[Items from a dataset]
———

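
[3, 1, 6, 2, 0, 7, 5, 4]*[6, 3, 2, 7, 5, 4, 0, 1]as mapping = [0→7, 1→3, 2→0, 3→2, 4→6, 5→1, 6→4, 7→5]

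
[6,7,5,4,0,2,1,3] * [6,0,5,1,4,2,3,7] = [3,7,2,4,6,5,0,1]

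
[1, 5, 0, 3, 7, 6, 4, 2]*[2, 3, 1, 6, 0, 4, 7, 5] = [3, 4, 2, 6, 5, 7, 0, 1]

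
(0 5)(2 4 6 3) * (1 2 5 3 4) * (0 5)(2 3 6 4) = (0 6 2 1 3)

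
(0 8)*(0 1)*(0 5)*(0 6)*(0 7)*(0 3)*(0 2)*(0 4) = (0 8 1 5 6 7 3 2 4)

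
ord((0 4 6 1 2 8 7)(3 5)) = 14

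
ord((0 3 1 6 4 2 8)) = 7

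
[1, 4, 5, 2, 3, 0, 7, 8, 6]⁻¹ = [5, 0, 3, 4, 1, 2, 8, 6, 7]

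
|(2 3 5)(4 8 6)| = 3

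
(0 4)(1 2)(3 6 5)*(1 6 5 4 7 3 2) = (0 7 3 5 2 6 4)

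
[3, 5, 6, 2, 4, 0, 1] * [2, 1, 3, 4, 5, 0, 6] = [4, 0, 6, 3, 5, 2, 1]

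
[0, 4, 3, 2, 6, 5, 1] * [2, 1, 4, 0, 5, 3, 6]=[2, 5, 0, 4, 6, 3, 1]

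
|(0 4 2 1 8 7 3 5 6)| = 9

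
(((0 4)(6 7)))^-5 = (0 4)(6 7)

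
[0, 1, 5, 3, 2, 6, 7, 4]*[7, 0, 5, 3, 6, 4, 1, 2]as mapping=[0→7, 1→0, 2→4, 3→3, 4→5, 5→1, 6→2, 7→6]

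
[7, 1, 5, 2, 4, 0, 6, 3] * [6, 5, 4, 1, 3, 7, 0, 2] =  [2, 5, 7, 4, 3, 6, 0, 1]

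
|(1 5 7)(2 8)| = 6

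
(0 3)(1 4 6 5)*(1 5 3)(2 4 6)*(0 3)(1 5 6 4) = (0 5 6)(1 4 2)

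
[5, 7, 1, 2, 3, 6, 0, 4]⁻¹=[6, 2, 3, 4, 7, 0, 5, 1]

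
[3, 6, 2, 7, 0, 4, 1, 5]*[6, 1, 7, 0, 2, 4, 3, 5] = [0, 3, 7, 5, 6, 2, 1, 4] 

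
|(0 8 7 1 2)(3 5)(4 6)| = 10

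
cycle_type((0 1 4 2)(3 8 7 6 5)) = 4.5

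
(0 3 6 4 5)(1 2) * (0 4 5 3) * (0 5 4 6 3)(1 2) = (0 5 6 4)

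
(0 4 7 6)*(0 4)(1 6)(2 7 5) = (1 6 4 5 2 7)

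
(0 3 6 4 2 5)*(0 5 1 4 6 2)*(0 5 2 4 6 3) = (1 6 3 4 5 2)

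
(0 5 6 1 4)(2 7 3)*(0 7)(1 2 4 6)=(0 5 1 6 2)(3 4 7)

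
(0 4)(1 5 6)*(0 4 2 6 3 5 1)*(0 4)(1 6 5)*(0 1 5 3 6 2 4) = (0 4 1 2 3 5 6)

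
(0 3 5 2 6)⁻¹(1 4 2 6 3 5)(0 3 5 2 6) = (0 5 2 1 4 6)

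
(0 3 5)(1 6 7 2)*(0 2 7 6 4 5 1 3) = (1 4 5 2 3)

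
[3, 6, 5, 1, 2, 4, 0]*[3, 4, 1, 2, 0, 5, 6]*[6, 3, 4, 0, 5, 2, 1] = [4, 1, 2, 5, 3, 6, 0]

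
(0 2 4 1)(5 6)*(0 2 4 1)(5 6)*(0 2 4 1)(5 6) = (0 1 4 2)(5 6)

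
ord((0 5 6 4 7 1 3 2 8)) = 9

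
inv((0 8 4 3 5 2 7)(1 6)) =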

———

Copy all records verbatim.

**EXERCISE SOLUTION**
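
[3, 1, 6, 2, 0, 7, 5, 4]*[6, 3, 2, 7, 5, 4, 0, 1]as mapping = [0→7, 1→3, 2→0, 3→2, 4→6, 5→1, 6→4, 7→5]

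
[6,7,5,4,0,2,1,3] * [6,0,5,1,4,2,3,7] = [3,7,2,4,6,5,0,1]

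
[1, 5, 0, 3, 7, 6, 4, 2]*[2, 3, 1, 6, 0, 4, 7, 5] = [3, 4, 2, 6, 5, 7, 0, 1]

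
(0 5)(2 4 6 3) * (1 2 5 3 4) * (0 5)(2 3 6 4) = (0 6 2 1 3)

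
(0 8)*(0 1)*(0 5)*(0 6)*(0 7)*(0 3)*(0 2)*(0 4) = (0 8 1 5 6 7 3 2 4)

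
ord((0 4 6 1 2 8 7)(3 5)) = 14

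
ord((0 3 1 6 4 2 8)) = 7

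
[1, 4, 5, 2, 3, 0, 7, 8, 6]⁻¹ = [5, 0, 3, 4, 1, 2, 8, 6, 7]

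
|(2 3 5)(4 8 6)| = 3

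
(0 4)(1 2)(3 6 5)*(1 6 5 4 7 3 2) = (0 7 3 5 2 6 4)

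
[3, 5, 6, 2, 4, 0, 1] * [2, 1, 3, 4, 5, 0, 6] = [4, 0, 6, 3, 5, 2, 1]

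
[0, 4, 3, 2, 6, 5, 1] * [2, 1, 4, 0, 5, 3, 6]=[2, 5, 0, 4, 6, 3, 1]

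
|(0 4 2 1 8 7 3 5 6)| = 9

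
(((0 4)(6 7)))^-5 = (0 4)(6 7)

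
[0, 1, 5, 3, 2, 6, 7, 4]*[7, 0, 5, 3, 6, 4, 1, 2]as mapping=[0→7, 1→0, 2→4, 3→3, 4→5, 5→1, 6→2, 7→6]

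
[7, 1, 5, 2, 4, 0, 6, 3] * [6, 5, 4, 1, 3, 7, 0, 2] =  [2, 5, 7, 4, 3, 6, 0, 1]

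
|(1 5 7)(2 8)| = 6

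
(0 3)(1 4 6 5)*(1 5 3)(2 4 6)*(0 3)(1 5 6 4) = (0 5 6)(1 4 2)

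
[5, 7, 1, 2, 3, 6, 0, 4]⁻¹=[6, 2, 3, 4, 7, 0, 5, 1]

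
[3, 6, 2, 7, 0, 4, 1, 5]*[6, 1, 7, 0, 2, 4, 3, 5] = [0, 3, 7, 5, 6, 2, 1, 4] 

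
|(0 8 7 1 2)(3 5)(4 6)| = 10

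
cycle_type((0 1 4 2)(3 8 7 6 5)) = 4.5

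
(0 3 6 4 5)(1 2) * (0 4 5 3) * (0 5 4 6 3)(1 2) = (0 5 6 4)

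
(0 4 7 6)*(0 4)(1 6)(2 7 5) = (1 6 4 5 2 7)

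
(0 3 6 4 2 5)*(0 5 1 4 6 2)*(0 5 2 4 6 3) = (1 6 3 4 5 2)

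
(0 5 6 1 4)(2 7 3)*(0 7)(1 2 4 6)=(0 5 1 6 2)(3 4 7)

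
(0 4)(1 5 6)*(0 4 2 6 3 5 1)*(0 4)(1 6 5)*(0 1 5 3 6 2 4) = (0 4 1 2 3 5 6)

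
(0 3 5 2 6)⁻¹(1 4 2 6 3 5)(0 3 5 2 6) = (0 5 2 1 4 6)

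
(0 3 5)(1 6 7 2)*(0 2 7 6 4 5 1 3) = (1 4 5 2 3)

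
[3, 6, 5, 1, 2, 4, 0]*[3, 4, 1, 2, 0, 5, 6]*[6, 3, 4, 0, 5, 2, 1] = [4, 1, 2, 5, 3, 6, 0]

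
(0 2 4 1)(5 6)*(0 2 4 1)(5 6)*(0 2 4 1)(5 6) = (0 1 4 2)(5 6)

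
ord((0 5 6 4 7 1 3 2 8)) = 9

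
inv((0 8 4 3 5 2 7)(1 6)) =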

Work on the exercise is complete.